[Records for this task]

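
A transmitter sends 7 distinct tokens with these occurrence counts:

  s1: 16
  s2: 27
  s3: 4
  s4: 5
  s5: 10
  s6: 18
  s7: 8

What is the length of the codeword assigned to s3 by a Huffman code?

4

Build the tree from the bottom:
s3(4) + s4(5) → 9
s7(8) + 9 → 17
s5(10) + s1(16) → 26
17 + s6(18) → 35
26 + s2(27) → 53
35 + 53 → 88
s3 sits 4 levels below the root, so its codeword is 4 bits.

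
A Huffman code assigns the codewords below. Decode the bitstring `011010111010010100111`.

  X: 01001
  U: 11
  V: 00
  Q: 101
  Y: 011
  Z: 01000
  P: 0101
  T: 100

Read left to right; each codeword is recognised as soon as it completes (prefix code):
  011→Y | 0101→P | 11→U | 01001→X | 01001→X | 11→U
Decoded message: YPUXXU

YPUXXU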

[/Records for this task]
[Records for this task]

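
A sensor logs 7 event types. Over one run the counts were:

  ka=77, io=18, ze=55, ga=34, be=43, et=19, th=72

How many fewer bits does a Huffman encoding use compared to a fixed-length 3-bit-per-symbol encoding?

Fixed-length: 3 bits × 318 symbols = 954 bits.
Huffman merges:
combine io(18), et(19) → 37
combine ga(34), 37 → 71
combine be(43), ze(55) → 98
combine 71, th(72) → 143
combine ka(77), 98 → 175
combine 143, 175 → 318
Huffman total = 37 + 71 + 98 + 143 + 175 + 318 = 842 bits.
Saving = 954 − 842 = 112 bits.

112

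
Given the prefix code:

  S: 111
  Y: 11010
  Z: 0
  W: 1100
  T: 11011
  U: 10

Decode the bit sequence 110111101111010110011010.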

[/Records for this task]

> _Task to carry out_
Find all lines in the records that hold the word "counts". Copy them.

> _Written solution_
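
A transmitter sends 7 distinct tokens with these occurrence counts:
A sensor logs 7 event types. Over one run the counts were: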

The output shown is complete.